▶ Exercise aim
Nothing after the line containing "e_3 = (0, 0, 1, 0) / sqrt(1)" belongs in the answer; write out exactly every line from the start of the material up to it, including it.

================

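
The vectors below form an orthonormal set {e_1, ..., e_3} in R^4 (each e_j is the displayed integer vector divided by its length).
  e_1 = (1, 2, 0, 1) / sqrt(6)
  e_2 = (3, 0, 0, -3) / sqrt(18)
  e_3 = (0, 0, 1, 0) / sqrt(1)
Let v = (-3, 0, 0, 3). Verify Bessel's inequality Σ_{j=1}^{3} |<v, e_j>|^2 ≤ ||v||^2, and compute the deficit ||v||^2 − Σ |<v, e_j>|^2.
Σ |<v, e_j>|^2 = 18; ||v||^2 = 18; deficit = 0

Write each e_j = u_j / sqrt(<u_j, u_j>) where u_j is the displayed integer vector. Then <v, e_j> = <v, u_j> / sqrt(<u_j, u_j>), so |<v, e_j>|^2 = <v, u_j>^2 / <u_j, u_j>.
Coefficients: <v, e_1> = 0/sqrt(6), <v, e_2> = -18/sqrt(18), <v, e_3> = 0/sqrt(1).
Square and sum: Σ |<v, e_j>|^2 = 18.
Compute ||v||^2 = v·v = 18.
Deficit = 18 − 18 = 0 ≥ 0, confirming Bessel's inequality. (The deficit equals ||v − Σ <v,e_j> e_j||^2, the squared distance from v to span{e_j}.)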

================

▶ Answer for the task
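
The vectors below form an orthonormal set {e_1, ..., e_3} in R^4 (each e_j is the displayed integer vector divided by its length).
  e_1 = (1, 2, 0, 1) / sqrt(6)
  e_2 = (3, 0, 0, -3) / sqrt(18)
  e_3 = (0, 0, 1, 0) / sqrt(1)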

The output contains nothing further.